Required action:
Starting at the top of the records, output every line through the one that contains "S.pre = B₁.hot > 0", keeping each exactly as it appears.

[Saved data entries]
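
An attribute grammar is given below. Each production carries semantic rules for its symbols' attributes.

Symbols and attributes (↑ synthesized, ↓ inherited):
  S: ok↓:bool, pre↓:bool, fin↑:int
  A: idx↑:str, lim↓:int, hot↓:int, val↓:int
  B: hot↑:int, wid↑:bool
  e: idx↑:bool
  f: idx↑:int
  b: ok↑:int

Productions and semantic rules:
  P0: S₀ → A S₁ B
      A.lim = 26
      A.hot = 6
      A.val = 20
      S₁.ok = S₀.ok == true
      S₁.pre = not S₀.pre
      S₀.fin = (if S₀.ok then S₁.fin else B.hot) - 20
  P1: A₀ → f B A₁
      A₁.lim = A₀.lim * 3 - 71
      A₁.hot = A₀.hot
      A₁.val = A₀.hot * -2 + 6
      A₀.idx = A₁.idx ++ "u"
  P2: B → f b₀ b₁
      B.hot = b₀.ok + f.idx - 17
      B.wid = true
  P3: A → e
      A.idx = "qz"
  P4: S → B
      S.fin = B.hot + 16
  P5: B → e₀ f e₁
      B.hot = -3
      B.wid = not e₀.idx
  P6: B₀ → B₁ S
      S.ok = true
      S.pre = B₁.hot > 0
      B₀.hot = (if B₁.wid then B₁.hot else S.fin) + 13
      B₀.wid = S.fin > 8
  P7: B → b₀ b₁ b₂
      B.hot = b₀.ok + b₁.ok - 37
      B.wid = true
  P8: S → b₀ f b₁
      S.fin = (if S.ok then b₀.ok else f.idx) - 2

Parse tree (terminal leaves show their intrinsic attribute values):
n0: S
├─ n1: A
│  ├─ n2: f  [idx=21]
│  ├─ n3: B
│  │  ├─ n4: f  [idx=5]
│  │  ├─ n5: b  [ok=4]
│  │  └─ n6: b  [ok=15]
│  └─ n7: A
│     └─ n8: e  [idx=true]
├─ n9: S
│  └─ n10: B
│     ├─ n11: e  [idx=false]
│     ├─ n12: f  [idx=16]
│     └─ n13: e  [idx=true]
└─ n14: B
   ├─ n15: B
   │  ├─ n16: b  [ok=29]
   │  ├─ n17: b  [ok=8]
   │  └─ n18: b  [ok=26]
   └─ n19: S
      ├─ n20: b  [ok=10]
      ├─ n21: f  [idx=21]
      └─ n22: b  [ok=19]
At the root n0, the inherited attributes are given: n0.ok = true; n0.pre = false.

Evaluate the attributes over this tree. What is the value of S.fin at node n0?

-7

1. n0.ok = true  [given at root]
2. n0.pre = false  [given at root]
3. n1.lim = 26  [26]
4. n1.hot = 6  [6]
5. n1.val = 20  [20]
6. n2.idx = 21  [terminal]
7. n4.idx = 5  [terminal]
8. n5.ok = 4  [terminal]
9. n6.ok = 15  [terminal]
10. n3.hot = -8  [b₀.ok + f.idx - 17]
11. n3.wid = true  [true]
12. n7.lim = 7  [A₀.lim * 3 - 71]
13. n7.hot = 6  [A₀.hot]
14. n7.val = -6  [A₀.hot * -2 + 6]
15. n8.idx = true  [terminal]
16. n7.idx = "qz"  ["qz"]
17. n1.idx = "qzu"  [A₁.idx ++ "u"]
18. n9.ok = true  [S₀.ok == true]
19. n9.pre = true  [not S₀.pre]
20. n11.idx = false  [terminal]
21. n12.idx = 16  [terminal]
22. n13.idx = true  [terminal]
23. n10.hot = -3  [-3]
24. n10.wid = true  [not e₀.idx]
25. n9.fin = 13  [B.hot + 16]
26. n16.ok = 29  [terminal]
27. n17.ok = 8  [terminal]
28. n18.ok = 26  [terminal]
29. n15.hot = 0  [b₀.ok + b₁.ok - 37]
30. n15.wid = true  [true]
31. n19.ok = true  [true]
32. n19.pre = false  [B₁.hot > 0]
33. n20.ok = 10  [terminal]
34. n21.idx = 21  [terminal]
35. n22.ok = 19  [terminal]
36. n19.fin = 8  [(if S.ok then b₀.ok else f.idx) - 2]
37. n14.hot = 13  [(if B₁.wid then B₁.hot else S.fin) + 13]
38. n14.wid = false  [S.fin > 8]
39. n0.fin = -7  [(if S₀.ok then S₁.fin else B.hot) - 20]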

Task answer:
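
An attribute grammar is given below. Each production carries semantic rules for its symbols' attributes.

Symbols and attributes (↑ synthesized, ↓ inherited):
  S: ok↓:bool, pre↓:bool, fin↑:int
  A: idx↑:str, lim↓:int, hot↓:int, val↓:int
  B: hot↑:int, wid↑:bool
  e: idx↑:bool
  f: idx↑:int
  b: ok↑:int

Productions and semantic rules:
  P0: S₀ → A S₁ B
      A.lim = 26
      A.hot = 6
      A.val = 20
      S₁.ok = S₀.ok == true
      S₁.pre = not S₀.pre
      S₀.fin = (if S₀.ok then S₁.fin else B.hot) - 20
  P1: A₀ → f B A₁
      A₁.lim = A₀.lim * 3 - 71
      A₁.hot = A₀.hot
      A₁.val = A₀.hot * -2 + 6
      A₀.idx = A₁.idx ++ "u"
  P2: B → f b₀ b₁
      B.hot = b₀.ok + f.idx - 17
      B.wid = true
  P3: A → e
      A.idx = "qz"
  P4: S → B
      S.fin = B.hot + 16
  P5: B → e₀ f e₁
      B.hot = -3
      B.wid = not e₀.idx
  P6: B₀ → B₁ S
      S.ok = true
      S.pre = B₁.hot > 0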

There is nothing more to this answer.